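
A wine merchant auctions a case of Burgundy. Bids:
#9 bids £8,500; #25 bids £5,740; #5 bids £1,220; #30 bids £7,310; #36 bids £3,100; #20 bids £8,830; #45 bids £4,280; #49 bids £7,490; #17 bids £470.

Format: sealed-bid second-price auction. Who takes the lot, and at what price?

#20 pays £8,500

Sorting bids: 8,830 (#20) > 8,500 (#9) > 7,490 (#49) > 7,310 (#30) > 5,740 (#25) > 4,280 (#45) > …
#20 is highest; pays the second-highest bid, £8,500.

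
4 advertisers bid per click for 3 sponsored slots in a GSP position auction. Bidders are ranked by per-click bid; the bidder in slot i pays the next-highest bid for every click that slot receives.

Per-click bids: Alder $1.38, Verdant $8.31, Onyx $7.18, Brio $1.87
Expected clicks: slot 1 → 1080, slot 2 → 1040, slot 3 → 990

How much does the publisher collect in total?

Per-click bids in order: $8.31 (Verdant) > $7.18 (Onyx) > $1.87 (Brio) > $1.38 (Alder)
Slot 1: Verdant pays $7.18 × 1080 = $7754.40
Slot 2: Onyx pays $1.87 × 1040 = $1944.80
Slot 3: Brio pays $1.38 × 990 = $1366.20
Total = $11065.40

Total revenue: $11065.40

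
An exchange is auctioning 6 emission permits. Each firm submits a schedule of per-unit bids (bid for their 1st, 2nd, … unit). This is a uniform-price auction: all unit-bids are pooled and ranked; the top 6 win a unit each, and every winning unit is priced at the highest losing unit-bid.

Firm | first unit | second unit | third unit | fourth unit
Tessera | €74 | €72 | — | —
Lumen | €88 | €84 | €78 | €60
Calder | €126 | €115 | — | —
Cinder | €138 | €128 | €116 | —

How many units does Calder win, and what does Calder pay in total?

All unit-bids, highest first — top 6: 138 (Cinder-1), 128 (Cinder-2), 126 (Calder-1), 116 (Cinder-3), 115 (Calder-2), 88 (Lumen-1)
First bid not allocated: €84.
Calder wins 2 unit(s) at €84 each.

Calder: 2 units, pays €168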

######

Give back the entire listing exactly as it was written.

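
A wine merchant auctions a case of Burgundy. Bids:
#9 bids £8,500; #25 bids £5,740; #5 bids £1,220; #30 bids £7,310; #36 bids £3,100; #20 bids £8,830; #45 bids £4,280; #49 bids £7,490; #17 bids £470.

Format: sealed-bid second-price auction. Who takes the lot, and at what price?

#20 pays £8,500

Sorting bids: 8,830 (#20) > 8,500 (#9) > 7,490 (#49) > 7,310 (#30) > 5,740 (#25) > 4,280 (#45) > …
#20 is highest; pays the second-highest bid, £8,500.

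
4 advertisers bid per click for 3 sponsored slots in a GSP position auction. Bidders are ranked by per-click bid; the bidder in slot i pays the next-highest bid for every click that slot receives.

Per-click bids: Alder $1.38, Verdant $8.31, Onyx $7.18, Brio $1.87
Expected clicks: slot 1 → 1080, slot 2 → 1040, slot 3 → 990

How much does the publisher collect in total?

Per-click bids in order: $8.31 (Verdant) > $7.18 (Onyx) > $1.87 (Brio) > $1.38 (Alder)
Slot 1: Verdant pays $7.18 × 1080 = $7754.40
Slot 2: Onyx pays $1.87 × 1040 = $1944.80
Slot 3: Brio pays $1.38 × 990 = $1366.20
Total = $11065.40

Total revenue: $11065.40

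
An exchange is auctioning 6 emission permits. Each firm submits a schedule of per-unit bids (bid for their 1st, 2nd, … unit). This is a uniform-price auction: all unit-bids are pooled and ranked; the top 6 win a unit each, and every winning unit is priced at the highest losing unit-bid.

Firm | first unit | second unit | third unit | fourth unit
Tessera | €74 | €72 | — | —
Lumen | €88 | €84 | €78 | €60
Calder | €126 | €115 | — | —
Cinder | €138 | €128 | €116 | —

How many units does Calder win, and what does Calder pay in total?

All unit-bids, highest first — top 6: 138 (Cinder-1), 128 (Cinder-2), 126 (Calder-1), 116 (Cinder-3), 115 (Calder-2), 88 (Lumen-1)
First bid not allocated: €84.
Calder wins 2 unit(s) at €84 each.

Calder: 2 units, pays €168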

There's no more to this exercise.